Exercise requirements: Transcribe the records from the line containing "For a streaming" onward, up to and including the final line, exactly and without anything else.

##### Provided records

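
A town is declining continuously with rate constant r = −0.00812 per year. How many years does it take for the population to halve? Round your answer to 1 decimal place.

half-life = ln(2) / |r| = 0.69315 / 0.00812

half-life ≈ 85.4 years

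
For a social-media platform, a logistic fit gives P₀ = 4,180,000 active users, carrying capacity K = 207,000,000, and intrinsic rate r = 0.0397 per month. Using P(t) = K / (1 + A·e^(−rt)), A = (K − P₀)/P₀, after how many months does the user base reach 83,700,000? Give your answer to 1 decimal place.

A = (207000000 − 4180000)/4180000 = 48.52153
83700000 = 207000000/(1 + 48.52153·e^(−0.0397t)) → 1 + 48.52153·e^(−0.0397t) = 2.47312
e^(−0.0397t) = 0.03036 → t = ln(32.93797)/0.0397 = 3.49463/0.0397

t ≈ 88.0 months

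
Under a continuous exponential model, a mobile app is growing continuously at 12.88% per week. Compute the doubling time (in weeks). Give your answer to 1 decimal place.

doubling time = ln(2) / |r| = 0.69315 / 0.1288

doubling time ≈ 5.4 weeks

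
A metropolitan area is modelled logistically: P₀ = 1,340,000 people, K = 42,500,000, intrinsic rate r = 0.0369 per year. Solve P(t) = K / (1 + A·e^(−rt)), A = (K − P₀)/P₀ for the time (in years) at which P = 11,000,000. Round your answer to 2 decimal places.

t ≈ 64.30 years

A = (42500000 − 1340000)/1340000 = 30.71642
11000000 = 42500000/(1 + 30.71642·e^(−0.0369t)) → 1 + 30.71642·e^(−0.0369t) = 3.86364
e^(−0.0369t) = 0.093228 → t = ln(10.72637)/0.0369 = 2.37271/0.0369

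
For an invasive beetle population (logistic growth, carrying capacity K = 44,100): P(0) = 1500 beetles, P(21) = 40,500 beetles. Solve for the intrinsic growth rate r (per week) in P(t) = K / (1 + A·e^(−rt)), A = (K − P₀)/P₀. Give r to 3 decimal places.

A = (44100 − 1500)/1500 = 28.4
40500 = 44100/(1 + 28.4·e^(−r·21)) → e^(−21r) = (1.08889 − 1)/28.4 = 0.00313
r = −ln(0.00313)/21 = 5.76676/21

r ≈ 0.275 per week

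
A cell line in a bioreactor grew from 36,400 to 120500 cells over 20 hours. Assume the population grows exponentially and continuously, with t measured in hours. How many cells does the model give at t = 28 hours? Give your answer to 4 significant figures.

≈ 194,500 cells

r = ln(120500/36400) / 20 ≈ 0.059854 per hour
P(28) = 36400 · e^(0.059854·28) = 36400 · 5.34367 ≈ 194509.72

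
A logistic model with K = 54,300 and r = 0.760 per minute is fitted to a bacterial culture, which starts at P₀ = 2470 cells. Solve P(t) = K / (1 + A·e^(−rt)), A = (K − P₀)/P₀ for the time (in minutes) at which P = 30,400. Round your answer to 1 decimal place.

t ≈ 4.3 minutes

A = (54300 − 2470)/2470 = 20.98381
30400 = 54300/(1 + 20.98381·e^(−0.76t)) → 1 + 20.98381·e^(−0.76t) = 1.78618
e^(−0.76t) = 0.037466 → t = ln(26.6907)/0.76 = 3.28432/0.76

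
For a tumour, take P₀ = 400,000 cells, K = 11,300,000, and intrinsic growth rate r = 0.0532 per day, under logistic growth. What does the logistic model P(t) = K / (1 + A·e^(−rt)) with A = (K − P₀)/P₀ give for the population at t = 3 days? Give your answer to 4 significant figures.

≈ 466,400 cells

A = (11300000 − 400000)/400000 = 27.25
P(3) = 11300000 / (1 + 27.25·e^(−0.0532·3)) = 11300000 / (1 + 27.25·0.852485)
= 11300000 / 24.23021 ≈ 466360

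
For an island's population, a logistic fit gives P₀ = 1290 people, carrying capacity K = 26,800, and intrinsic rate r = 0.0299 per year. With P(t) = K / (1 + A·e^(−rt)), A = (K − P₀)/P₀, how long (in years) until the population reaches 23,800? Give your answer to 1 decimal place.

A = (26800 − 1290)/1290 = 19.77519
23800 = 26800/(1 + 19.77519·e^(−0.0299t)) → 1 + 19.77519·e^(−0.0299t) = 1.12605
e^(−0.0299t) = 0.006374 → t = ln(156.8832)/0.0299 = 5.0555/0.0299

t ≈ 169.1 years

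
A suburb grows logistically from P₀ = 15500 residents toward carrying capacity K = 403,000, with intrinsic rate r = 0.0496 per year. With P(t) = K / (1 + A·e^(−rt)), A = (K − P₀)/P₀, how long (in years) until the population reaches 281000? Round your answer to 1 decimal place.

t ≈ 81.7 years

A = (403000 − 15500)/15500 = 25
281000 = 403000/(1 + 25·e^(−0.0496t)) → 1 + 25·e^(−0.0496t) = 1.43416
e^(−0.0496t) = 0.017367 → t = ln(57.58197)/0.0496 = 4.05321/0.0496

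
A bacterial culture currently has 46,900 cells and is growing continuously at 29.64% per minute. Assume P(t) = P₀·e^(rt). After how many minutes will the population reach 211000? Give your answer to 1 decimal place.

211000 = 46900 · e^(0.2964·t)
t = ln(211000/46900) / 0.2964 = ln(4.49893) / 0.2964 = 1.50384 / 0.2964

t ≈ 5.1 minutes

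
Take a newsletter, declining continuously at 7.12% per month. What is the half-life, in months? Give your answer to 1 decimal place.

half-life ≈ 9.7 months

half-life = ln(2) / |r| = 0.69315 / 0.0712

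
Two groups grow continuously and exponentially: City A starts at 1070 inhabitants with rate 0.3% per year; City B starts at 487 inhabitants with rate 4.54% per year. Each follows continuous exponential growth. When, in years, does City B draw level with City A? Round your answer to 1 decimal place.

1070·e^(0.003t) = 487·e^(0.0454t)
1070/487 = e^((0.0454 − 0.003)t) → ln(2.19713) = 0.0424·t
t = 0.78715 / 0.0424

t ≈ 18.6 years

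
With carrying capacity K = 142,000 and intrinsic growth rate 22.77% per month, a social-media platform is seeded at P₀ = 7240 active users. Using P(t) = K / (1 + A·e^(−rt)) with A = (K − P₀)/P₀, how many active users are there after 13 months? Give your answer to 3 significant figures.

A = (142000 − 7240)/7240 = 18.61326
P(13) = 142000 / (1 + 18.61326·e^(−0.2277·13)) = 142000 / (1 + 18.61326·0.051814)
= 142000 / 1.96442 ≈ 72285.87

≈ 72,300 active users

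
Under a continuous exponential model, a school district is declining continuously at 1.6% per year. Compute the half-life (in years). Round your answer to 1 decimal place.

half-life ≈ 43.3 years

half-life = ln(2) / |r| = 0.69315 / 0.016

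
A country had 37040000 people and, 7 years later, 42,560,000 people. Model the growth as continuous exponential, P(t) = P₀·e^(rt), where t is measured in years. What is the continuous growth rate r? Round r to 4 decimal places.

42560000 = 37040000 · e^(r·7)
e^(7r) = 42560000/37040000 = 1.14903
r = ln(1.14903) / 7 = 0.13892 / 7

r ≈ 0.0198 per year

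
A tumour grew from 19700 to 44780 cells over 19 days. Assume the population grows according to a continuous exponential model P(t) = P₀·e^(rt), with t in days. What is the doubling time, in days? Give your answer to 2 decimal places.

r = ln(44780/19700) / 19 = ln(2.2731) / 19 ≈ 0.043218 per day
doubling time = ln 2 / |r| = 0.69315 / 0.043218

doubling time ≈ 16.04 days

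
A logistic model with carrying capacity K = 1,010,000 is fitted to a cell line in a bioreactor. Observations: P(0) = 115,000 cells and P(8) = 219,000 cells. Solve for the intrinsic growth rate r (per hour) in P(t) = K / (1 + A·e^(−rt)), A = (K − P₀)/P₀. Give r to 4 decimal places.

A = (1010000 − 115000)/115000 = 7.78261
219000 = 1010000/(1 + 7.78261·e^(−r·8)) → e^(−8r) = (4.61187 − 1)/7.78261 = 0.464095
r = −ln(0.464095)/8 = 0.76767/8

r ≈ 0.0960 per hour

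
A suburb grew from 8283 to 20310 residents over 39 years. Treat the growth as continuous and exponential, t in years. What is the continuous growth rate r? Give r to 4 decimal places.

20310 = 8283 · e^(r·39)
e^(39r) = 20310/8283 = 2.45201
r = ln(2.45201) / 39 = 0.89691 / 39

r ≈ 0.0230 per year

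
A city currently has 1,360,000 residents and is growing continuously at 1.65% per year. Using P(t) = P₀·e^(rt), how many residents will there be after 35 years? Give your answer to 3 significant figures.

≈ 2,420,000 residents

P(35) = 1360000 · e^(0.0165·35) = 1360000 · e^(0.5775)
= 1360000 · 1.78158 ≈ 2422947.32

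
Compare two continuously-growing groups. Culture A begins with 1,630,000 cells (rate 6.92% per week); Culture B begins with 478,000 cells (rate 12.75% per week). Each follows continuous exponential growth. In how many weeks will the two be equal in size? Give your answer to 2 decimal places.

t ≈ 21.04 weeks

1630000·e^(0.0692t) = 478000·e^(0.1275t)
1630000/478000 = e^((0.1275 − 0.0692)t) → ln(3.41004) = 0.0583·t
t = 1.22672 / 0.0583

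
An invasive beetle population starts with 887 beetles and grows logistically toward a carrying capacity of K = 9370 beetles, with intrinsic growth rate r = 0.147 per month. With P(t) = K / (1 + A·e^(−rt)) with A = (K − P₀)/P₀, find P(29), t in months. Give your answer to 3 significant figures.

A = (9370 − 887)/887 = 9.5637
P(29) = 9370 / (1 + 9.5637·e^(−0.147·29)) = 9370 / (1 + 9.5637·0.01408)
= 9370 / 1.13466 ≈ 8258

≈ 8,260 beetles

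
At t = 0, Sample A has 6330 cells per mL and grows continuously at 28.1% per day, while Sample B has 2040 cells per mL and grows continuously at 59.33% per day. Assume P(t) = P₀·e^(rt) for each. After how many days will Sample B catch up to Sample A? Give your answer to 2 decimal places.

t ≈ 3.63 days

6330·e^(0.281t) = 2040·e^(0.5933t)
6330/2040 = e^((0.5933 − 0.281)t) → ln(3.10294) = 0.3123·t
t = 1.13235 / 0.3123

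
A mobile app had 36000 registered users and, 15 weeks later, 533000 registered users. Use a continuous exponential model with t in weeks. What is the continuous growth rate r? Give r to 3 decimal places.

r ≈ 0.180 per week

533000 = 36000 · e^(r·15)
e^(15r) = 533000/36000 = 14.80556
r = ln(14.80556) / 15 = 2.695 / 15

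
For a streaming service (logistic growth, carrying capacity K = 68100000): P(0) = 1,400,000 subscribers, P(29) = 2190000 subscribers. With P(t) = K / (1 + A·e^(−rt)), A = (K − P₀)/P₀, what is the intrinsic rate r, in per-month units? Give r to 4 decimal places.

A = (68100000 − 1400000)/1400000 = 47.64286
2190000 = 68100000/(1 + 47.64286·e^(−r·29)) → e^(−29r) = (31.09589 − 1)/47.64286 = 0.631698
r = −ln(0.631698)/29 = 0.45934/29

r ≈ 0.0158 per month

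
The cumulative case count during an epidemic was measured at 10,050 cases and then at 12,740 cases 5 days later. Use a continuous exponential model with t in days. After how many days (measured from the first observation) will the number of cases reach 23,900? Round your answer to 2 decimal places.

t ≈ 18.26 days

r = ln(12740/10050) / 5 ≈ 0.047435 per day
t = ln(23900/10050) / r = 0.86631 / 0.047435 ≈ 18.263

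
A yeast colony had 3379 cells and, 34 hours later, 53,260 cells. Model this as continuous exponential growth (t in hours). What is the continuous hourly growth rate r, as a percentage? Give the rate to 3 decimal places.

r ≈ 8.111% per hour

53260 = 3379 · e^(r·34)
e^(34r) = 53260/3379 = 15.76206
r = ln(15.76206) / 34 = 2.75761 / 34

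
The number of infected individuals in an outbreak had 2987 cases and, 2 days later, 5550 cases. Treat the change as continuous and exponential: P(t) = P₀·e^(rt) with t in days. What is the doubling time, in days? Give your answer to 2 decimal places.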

##########

Answer to this exercise:
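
For a streaming service (logistic growth, carrying capacity K = 68100000): P(0) = 1,400,000 subscribers, P(29) = 2190000 subscribers. With P(t) = K / (1 + A·e^(−rt)), A = (K − P₀)/P₀, what is the intrinsic rate r, in per-month units? Give r to 4 decimal places.

A = (68100000 − 1400000)/1400000 = 47.64286
2190000 = 68100000/(1 + 47.64286·e^(−r·29)) → e^(−29r) = (31.09589 − 1)/47.64286 = 0.631698
r = −ln(0.631698)/29 = 0.45934/29

r ≈ 0.0158 per month

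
The cumulative case count during an epidemic was measured at 10,050 cases and then at 12,740 cases 5 days later. Use a continuous exponential model with t in days. After how many days (measured from the first observation) will the number of cases reach 23,900? Round your answer to 2 decimal places.

t ≈ 18.26 days

r = ln(12740/10050) / 5 ≈ 0.047435 per day
t = ln(23900/10050) / r = 0.86631 / 0.047435 ≈ 18.263

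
A yeast colony had 3379 cells and, 34 hours later, 53,260 cells. Model this as continuous exponential growth (t in hours). What is the continuous hourly growth rate r, as a percentage? Give the rate to 3 decimal places.

r ≈ 8.111% per hour

53260 = 3379 · e^(r·34)
e^(34r) = 53260/3379 = 15.76206
r = ln(15.76206) / 34 = 2.75761 / 34

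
The number of infected individuals in an outbreak had 2987 cases and, 2 days later, 5550 cases. Treat the change as continuous and exponential: P(t) = P₀·e^(rt) with t in days. What is the doubling time, in days? Give your answer to 2 decimal places.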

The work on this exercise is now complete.